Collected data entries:

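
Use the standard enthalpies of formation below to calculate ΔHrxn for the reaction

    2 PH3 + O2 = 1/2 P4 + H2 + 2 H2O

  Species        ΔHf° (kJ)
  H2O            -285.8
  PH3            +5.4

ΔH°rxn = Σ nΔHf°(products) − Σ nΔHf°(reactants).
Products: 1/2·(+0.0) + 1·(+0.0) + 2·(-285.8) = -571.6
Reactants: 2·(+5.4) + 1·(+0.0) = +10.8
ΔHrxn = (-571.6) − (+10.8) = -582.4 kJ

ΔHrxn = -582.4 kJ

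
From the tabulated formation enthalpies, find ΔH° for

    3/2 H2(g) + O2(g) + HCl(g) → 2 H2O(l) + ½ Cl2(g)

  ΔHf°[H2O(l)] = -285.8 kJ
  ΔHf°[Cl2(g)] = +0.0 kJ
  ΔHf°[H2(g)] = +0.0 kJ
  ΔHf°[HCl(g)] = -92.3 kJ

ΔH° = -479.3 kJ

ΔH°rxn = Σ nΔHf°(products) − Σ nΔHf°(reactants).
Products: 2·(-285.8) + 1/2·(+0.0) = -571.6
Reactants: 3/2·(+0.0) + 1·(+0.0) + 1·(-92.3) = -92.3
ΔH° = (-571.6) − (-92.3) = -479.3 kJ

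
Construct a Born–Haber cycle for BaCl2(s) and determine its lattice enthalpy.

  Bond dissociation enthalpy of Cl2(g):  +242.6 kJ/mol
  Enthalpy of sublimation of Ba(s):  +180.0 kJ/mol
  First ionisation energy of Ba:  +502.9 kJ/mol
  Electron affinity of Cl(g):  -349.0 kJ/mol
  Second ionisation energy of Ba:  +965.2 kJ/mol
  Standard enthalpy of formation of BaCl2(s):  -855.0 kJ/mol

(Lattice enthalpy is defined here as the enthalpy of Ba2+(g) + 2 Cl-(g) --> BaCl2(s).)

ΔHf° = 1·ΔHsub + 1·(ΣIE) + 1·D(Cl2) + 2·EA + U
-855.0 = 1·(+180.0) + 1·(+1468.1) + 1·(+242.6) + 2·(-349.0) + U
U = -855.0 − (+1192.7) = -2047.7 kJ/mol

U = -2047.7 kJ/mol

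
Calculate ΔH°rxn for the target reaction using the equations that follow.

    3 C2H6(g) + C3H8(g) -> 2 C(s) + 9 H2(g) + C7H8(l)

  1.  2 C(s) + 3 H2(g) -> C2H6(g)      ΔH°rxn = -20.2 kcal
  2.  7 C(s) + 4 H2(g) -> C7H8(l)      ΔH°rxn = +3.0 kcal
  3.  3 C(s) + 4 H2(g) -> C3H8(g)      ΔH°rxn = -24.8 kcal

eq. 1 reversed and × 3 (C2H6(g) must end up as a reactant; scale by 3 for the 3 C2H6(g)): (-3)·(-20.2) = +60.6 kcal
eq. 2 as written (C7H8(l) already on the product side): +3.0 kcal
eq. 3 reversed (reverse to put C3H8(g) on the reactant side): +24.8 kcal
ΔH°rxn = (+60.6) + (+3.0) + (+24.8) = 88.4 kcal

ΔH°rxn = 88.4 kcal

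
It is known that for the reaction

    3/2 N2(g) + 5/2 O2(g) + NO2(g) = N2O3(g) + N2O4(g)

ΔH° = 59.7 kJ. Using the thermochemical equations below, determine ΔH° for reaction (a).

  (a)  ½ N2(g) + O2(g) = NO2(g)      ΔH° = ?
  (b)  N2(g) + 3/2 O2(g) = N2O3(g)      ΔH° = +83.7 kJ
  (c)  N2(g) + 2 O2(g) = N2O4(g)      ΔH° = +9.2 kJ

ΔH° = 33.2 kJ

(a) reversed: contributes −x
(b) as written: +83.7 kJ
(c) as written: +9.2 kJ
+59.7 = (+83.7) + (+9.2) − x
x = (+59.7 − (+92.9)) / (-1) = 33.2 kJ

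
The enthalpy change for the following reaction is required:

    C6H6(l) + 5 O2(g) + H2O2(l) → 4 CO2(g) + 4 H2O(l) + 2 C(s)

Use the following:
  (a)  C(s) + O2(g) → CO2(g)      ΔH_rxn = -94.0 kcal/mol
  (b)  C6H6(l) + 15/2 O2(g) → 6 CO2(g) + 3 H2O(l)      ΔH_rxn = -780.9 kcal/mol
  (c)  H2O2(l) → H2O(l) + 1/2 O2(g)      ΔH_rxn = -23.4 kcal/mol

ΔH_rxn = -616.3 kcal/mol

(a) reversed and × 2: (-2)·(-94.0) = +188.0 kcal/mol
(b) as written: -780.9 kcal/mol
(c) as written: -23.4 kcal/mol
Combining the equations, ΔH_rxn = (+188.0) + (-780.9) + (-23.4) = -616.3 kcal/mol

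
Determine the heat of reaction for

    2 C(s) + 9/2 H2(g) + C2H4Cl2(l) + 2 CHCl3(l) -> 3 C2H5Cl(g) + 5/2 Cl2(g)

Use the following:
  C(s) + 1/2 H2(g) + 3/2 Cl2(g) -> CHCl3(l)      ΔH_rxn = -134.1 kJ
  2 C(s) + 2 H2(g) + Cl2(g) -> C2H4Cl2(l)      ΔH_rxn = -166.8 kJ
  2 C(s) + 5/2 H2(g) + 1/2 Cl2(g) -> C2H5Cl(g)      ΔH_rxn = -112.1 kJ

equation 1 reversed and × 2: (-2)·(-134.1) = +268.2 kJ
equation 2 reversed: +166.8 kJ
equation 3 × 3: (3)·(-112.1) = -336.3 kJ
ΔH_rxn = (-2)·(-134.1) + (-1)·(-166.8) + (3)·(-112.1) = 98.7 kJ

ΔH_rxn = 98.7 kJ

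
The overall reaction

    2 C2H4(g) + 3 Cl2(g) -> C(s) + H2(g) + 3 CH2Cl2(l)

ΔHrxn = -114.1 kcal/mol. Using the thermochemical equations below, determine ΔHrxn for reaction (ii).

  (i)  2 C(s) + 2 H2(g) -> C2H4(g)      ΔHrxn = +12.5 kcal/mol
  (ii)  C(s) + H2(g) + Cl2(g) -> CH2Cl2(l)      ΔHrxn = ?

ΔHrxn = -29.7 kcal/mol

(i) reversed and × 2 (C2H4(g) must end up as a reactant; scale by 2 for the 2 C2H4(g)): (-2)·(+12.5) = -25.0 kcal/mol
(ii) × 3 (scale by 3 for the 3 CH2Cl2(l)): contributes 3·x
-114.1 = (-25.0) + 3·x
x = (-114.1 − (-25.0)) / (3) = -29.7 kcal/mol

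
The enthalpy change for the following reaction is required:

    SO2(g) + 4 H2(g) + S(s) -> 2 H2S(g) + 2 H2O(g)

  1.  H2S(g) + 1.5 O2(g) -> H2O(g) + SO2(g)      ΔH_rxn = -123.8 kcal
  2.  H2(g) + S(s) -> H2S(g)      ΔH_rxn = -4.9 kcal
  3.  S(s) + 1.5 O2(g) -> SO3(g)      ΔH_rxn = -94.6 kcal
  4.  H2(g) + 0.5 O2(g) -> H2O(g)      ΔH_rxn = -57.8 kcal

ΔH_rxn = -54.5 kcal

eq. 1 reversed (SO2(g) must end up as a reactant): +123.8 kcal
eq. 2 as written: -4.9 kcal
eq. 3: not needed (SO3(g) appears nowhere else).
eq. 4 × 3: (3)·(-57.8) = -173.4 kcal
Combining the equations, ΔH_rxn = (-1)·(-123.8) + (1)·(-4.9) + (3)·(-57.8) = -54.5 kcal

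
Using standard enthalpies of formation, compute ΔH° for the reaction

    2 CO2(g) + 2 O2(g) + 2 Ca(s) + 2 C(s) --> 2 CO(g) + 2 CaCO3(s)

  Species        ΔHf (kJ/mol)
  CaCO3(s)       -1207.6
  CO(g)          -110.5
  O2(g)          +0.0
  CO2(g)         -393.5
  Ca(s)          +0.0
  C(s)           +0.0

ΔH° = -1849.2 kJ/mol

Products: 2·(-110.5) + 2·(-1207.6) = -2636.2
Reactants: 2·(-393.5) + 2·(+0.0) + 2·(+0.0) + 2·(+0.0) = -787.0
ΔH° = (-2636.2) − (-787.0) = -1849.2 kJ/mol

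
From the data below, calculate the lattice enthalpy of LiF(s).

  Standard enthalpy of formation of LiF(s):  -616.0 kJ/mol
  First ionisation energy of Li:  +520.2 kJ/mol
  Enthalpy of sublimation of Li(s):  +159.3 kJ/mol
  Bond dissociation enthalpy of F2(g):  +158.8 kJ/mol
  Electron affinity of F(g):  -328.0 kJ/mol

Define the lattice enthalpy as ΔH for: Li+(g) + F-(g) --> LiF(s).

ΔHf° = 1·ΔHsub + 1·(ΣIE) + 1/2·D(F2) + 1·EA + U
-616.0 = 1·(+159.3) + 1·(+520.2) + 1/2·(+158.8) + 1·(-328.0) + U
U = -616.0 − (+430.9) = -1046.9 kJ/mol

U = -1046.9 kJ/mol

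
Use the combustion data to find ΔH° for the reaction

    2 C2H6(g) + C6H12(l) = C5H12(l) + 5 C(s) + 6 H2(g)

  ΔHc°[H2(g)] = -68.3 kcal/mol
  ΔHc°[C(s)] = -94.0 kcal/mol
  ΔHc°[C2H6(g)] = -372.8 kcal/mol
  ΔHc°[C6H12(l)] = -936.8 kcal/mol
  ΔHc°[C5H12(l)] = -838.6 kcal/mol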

* TASK INSTRUCTIONS
Your task is to copy each line of the entries that includes the word "First".

* RESULT OF THIS TASK
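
  First ionisation energy of Ba:  +502.9 kJ/mol
  First ionisation energy of Li:  +520.2 kJ/mol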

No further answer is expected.